Stored items
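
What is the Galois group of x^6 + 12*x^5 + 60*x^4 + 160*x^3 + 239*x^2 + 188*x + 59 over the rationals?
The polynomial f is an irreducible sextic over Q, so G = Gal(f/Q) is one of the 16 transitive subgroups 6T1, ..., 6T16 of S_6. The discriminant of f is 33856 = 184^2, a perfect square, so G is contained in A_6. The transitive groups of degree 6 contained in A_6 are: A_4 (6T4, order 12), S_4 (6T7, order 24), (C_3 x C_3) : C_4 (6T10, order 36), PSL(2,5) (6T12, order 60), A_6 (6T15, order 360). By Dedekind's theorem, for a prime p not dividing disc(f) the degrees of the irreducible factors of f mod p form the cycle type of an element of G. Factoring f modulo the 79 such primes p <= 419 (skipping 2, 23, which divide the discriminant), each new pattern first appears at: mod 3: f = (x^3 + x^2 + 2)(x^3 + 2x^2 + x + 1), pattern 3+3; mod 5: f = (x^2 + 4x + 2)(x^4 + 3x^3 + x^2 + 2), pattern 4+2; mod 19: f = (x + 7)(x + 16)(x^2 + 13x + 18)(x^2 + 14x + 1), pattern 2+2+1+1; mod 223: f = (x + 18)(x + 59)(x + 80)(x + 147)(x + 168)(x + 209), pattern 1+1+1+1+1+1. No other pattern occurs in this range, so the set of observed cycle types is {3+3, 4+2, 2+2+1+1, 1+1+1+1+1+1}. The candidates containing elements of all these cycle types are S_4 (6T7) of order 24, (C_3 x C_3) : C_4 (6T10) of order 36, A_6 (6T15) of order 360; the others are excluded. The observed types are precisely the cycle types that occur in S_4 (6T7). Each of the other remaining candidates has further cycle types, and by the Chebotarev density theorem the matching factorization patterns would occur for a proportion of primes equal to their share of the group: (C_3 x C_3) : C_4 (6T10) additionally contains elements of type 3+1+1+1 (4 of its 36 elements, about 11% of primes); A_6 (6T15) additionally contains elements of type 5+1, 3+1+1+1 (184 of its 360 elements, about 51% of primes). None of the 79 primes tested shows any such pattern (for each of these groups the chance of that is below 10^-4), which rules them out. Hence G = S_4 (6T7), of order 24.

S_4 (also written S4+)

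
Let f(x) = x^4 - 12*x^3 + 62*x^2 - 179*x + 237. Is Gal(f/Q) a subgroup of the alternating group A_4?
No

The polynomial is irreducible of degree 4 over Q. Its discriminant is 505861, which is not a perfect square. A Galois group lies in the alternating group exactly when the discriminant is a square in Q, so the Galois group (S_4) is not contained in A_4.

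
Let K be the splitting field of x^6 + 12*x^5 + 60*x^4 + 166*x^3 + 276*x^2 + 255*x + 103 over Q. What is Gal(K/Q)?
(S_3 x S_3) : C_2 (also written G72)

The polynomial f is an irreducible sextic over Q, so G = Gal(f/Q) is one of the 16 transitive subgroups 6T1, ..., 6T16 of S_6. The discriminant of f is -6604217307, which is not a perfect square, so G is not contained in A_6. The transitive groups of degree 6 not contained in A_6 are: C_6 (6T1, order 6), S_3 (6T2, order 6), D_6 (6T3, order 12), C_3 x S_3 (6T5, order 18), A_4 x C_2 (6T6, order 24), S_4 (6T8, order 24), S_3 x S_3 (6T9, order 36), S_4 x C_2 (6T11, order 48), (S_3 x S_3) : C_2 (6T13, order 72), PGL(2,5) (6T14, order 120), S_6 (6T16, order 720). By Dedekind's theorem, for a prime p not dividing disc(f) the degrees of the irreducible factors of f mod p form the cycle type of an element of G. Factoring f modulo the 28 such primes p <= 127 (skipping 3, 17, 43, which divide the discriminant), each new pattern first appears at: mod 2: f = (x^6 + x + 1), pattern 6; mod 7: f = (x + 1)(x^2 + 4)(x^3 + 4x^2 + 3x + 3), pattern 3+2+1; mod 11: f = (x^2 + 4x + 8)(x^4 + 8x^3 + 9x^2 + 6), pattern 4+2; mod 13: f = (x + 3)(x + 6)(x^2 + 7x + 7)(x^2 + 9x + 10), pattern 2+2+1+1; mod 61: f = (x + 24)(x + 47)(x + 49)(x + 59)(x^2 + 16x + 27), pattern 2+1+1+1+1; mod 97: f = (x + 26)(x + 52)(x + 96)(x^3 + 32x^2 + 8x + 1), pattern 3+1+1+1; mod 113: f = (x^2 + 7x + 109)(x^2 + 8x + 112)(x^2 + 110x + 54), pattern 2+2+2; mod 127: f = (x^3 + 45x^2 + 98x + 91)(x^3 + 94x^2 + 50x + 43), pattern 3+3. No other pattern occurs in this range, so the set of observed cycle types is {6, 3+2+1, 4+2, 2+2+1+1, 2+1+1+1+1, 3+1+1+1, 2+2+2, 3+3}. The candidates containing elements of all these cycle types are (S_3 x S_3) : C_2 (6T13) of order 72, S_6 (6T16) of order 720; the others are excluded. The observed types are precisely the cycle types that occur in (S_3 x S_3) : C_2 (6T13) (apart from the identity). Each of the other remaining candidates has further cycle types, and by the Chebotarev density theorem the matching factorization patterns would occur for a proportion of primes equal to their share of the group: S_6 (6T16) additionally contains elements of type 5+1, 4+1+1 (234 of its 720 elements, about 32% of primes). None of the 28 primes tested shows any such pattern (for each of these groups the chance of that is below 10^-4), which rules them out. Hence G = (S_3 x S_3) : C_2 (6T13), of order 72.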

◆ **Your goal**
For the data above, give the number of lines in which the word "written" appears, and nothing more.

◆ **Your solution**
2